What the task requires →
The records below should be copied in full, exactly as shown.

Dataset entries →
◇ ◇ ◇

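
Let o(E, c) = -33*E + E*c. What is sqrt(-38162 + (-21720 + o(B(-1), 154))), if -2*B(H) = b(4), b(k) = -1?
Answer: I*sqrt(239286)/2 ≈ 244.58*I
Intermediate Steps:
B(H) = 1/2 (B(H) = -1/2*(-1) = 1/2)
sqrt(-38162 + (-21720 + o(B(-1), 154))) = sqrt(-38162 + (-21720 + (-33 + 154)/2)) = sqrt(-38162 + (-21720 + (1/2)*121)) = sqrt(-38162 + (-21720 + 121/2)) = sqrt(-38162 - 43319/2) = sqrt(-119643/2) = I*sqrt(239286)/2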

◇ ◇ ◇

Task output →
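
Let o(E, c) = -33*E + E*c. What is sqrt(-38162 + (-21720 + o(B(-1), 154))), if -2*B(H) = b(4), b(k) = -1?
Answer: I*sqrt(239286)/2 ≈ 244.58*I
Intermediate Steps:
B(H) = 1/2 (B(H) = -1/2*(-1) = 1/2)
sqrt(-38162 + (-21720 + o(B(-1), 154))) = sqrt(-38162 + (-21720 + (-33 + 154)/2)) = sqrt(-38162 + (-21720 + (1/2)*121)) = sqrt(-38162 + (-21720 + 121/2)) = sqrt(-38162 - 43319/2) = sqrt(-119643/2) = I*sqrt(239286)/2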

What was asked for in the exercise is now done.